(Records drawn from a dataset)
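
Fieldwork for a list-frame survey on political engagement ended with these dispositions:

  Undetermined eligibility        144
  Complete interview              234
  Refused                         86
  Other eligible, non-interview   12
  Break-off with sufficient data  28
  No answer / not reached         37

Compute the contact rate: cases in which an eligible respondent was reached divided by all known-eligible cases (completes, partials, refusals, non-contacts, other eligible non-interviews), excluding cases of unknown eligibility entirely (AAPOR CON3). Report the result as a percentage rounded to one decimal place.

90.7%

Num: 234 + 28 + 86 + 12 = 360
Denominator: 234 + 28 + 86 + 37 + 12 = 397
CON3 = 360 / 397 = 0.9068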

--

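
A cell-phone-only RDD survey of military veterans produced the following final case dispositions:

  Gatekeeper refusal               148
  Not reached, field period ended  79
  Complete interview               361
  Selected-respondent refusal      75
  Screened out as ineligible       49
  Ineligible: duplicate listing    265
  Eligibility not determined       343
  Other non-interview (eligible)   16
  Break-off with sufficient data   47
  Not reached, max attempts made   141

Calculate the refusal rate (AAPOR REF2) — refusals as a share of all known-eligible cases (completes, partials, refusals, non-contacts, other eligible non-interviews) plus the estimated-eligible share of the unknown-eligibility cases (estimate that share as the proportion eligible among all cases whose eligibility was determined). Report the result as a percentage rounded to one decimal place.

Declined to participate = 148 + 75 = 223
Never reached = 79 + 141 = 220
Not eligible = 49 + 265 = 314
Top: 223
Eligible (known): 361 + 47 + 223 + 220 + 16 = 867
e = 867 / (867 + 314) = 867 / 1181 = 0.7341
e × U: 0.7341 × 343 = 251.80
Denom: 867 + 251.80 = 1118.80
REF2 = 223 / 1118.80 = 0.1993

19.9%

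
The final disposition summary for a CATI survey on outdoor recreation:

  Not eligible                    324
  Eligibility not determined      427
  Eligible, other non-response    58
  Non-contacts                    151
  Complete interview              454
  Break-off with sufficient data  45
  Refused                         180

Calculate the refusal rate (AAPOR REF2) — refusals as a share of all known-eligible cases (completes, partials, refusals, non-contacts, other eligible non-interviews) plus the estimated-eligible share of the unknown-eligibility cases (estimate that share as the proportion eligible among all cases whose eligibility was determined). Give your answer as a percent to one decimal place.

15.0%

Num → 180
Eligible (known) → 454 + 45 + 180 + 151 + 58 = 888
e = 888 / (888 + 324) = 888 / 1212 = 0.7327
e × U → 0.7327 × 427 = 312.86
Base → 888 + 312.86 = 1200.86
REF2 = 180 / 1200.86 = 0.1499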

--

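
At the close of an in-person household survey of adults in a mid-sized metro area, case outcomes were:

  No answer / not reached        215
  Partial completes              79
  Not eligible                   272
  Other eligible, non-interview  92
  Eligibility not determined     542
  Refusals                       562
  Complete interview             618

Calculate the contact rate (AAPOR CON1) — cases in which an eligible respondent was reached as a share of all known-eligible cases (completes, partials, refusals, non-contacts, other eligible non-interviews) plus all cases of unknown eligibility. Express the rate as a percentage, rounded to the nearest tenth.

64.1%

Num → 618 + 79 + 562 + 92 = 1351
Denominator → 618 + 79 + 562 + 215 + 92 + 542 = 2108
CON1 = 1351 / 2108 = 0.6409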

__Goal of the exercise__
Apply a filter for "Break" to the entries and show each line that passes.

__Exercise answer__
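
  Break-off with sufficient data  28
  Break-off with sufficient data   47
  Break-off with sufficient data  45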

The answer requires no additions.